Source records →
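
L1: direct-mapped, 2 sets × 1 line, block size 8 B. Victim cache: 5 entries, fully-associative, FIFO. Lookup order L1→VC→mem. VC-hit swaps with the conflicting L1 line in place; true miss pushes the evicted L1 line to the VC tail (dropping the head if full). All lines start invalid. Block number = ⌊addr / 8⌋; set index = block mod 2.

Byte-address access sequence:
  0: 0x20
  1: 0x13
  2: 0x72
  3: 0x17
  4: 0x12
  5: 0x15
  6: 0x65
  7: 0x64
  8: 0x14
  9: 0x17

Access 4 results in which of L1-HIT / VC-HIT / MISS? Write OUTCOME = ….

OUTCOME = L1-HIT

  [0] addr=0x20 blk=4 s=0: MISS | VC []
  [1] addr=0x13 blk=2 s=0: MISS | VC [4]
  [2] addr=0x72 blk=14 s=0: MISS | VC [4, 2]
  [3] addr=0x17 blk=2 s=0: VC-HIT | VC [4, 14]
  [4] addr=0x12 blk=2 s=0: L1-HIT | VC [4, 14]
  [5] addr=0x15 blk=2 s=0: L1-HIT | VC [4, 14]
  [6] addr=0x65 blk=12 s=0: MISS | VC [4, 14, 2]
  [7] addr=0x64 blk=12 s=0: L1-HIT | VC [4, 14, 2]
  [8] addr=0x14 blk=2 s=0: VC-HIT | VC [4, 14, 12]
  [9] addr=0x17 blk=2 s=0: L1-HIT | VC [4, 14, 12]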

Requirement → Copy the lines of the listing exactly. Skip none.

Your solution →
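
L1: direct-mapped, 2 sets × 1 line, block size 8 B. Victim cache: 5 entries, fully-associative, FIFO. Lookup order L1→VC→mem. VC-hit swaps with the conflicting L1 line in place; true miss pushes the evicted L1 line to the VC tail (dropping the head if full). All lines start invalid. Block number = ⌊addr / 8⌋; set index = block mod 2.

Byte-address access sequence:
  0: 0x20
  1: 0x13
  2: 0x72
  3: 0x17
  4: 0x12
  5: 0x15
  6: 0x65
  7: 0x64
  8: 0x14
  9: 0x17

Access 4 results in which of L1-HIT / VC-HIT / MISS? Write OUTCOME = ….

OUTCOME = L1-HIT

  [0] addr=0x20 blk=4 s=0: MISS | VC []
  [1] addr=0x13 blk=2 s=0: MISS | VC [4]
  [2] addr=0x72 blk=14 s=0: MISS | VC [4, 2]
  [3] addr=0x17 blk=2 s=0: VC-HIT | VC [4, 14]
  [4] addr=0x12 blk=2 s=0: L1-HIT | VC [4, 14]
  [5] addr=0x15 blk=2 s=0: L1-HIT | VC [4, 14]
  [6] addr=0x65 blk=12 s=0: MISS | VC [4, 14, 2]
  [7] addr=0x64 blk=12 s=0: L1-HIT | VC [4, 14, 2]
  [8] addr=0x14 blk=2 s=0: VC-HIT | VC [4, 14, 12]
  [9] addr=0x17 blk=2 s=0: L1-HIT | VC [4, 14, 12]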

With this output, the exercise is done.